Output all of the records exactly as written.

Start of Source material

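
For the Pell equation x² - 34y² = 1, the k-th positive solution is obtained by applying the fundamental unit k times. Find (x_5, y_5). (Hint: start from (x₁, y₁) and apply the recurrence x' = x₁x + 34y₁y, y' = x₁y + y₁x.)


Step 1: Find the fundamental solution (x₁, y₁) of x² - 34y² = 1.
  Expand √34 as a continued fraction. a₀ = ⌊√34⌋ = 5; iterate m_{k+1} = d_k·a_k − m_k, d_{k+1} = (34 − m_{k+1}²)/d_k, a_{k+1} = ⌊(a₀ + m_{k+1})/d_{k+1}⌋ (starting m₀ = 0, d₀ = 1), with convergents p_k = a_k·p_{k-1} + p_{k-2}, q_k = a_k·q_{k-1} + q_{k-2} (p₋₁ = 1, q₋₁ = 0):
  k = 0: a₀ = 5; p₀/q₀ = 5/1; p₀² − 34·q₀² = 25 − 34 = -9.
  k = 1: m = 5, d = 9, a = ⌊(5 + 5)/9⌋ = 1; p/q = (1·5 + 1)/(1·1 + 0) = 6/1; p² − 34·q² = 36 − 34 = 2.
  k = 2: m = 4, d = 2, a = ⌊(5 + 4)/2⌋ = 4; p/q = (4·6 + 5)/(4·1 + 1) = 29/5; p² − 34·q² = 841 − 850 = -9.
  k = 3: m = 4, d = 9, a = ⌊(5 + 4)/9⌋ = 1; p/q = (1·29 + 6)/(1·5 + 1) = 35/6; p² − 34·q² = 1225 − 1224 = 1.
  The first convergent with p² − 34·q² = 1 gives the fundamental solution (x₁, y₁) = (35, 6).
Step 2: Apply the recurrence (x_{n+1}, y_{n+1}) = (x₁x_n + 34y₁y_n, x₁y_n + y₁x_n) repeatedly.
  From (x_1, y_1) = (35, 6): x_2 = 35·35 + 34·6·6 = 2449; y_2 = 35·6 + 6·35 = 420.
  From (x_2, y_2) = (2449, 420): x_3 = 35·2449 + 34·6·420 = 171395; y_3 = 35·420 + 6·2449 = 29394.
  From (x_3, y_3) = (171395, 29394): x_4 = 35·171395 + 34·6·29394 = 11995201; y_4 = 35·29394 + 6·171395 = 2057160.
  From (x_4, y_4) = (11995201, 2057160): x_5 = 35·11995201 + 34·6·2057160 = 839492675; y_5 = 35·2057160 + 6·11995201 = 143971806.
Step 3: Verify x_5² - 34·y_5² = 704747951378655625 - 704747951378655624 = 1 (should be 1). ✓

(x_1, y_1) = (35, 6); (x_5, y_5) = (839492675, 143971806).


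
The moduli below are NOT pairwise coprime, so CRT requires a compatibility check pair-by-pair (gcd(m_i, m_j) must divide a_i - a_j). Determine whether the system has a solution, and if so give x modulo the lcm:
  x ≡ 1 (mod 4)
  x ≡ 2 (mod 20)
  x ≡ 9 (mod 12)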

End of Source material

## Exercise response
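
For the Pell equation x² - 34y² = 1, the k-th positive solution is obtained by applying the fundamental unit k times. Find (x_5, y_5). (Hint: start from (x₁, y₁) and apply the recurrence x' = x₁x + 34y₁y, y' = x₁y + y₁x.)


Step 1: Find the fundamental solution (x₁, y₁) of x² - 34y² = 1.
  Expand √34 as a continued fraction. a₀ = ⌊√34⌋ = 5; iterate m_{k+1} = d_k·a_k − m_k, d_{k+1} = (34 − m_{k+1}²)/d_k, a_{k+1} = ⌊(a₀ + m_{k+1})/d_{k+1}⌋ (starting m₀ = 0, d₀ = 1), with convergents p_k = a_k·p_{k-1} + p_{k-2}, q_k = a_k·q_{k-1} + q_{k-2} (p₋₁ = 1, q₋₁ = 0):
  k = 0: a₀ = 5; p₀/q₀ = 5/1; p₀² − 34·q₀² = 25 − 34 = -9.
  k = 1: m = 5, d = 9, a = ⌊(5 + 5)/9⌋ = 1; p/q = (1·5 + 1)/(1·1 + 0) = 6/1; p² − 34·q² = 36 − 34 = 2.
  k = 2: m = 4, d = 2, a = ⌊(5 + 4)/2⌋ = 4; p/q = (4·6 + 5)/(4·1 + 1) = 29/5; p² − 34·q² = 841 − 850 = -9.
  k = 3: m = 4, d = 9, a = ⌊(5 + 4)/9⌋ = 1; p/q = (1·29 + 6)/(1·5 + 1) = 35/6; p² − 34·q² = 1225 − 1224 = 1.
  The first convergent with p² − 34·q² = 1 gives the fundamental solution (x₁, y₁) = (35, 6).
Step 2: Apply the recurrence (x_{n+1}, y_{n+1}) = (x₁x_n + 34y₁y_n, x₁y_n + y₁x_n) repeatedly.
  From (x_1, y_1) = (35, 6): x_2 = 35·35 + 34·6·6 = 2449; y_2 = 35·6 + 6·35 = 420.
  From (x_2, y_2) = (2449, 420): x_3 = 35·2449 + 34·6·420 = 171395; y_3 = 35·420 + 6·2449 = 29394.
  From (x_3, y_3) = (171395, 29394): x_4 = 35·171395 + 34·6·29394 = 11995201; y_4 = 35·29394 + 6·171395 = 2057160.
  From (x_4, y_4) = (11995201, 2057160): x_5 = 35·11995201 + 34·6·2057160 = 839492675; y_5 = 35·2057160 + 6·11995201 = 143971806.
Step 3: Verify x_5² - 34·y_5² = 704747951378655625 - 704747951378655624 = 1 (should be 1). ✓

(x_1, y_1) = (35, 6); (x_5, y_5) = (839492675, 143971806).


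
The moduli below are NOT pairwise coprime, so CRT requires a compatibility check pair-by-pair (gcd(m_i, m_j) must divide a_i - a_j). Determine whether the system has a solution, and if so give x modulo the lcm:
  x ≡ 1 (mod 4)
  x ≡ 2 (mod 20)
  x ≡ 9 (mod 12)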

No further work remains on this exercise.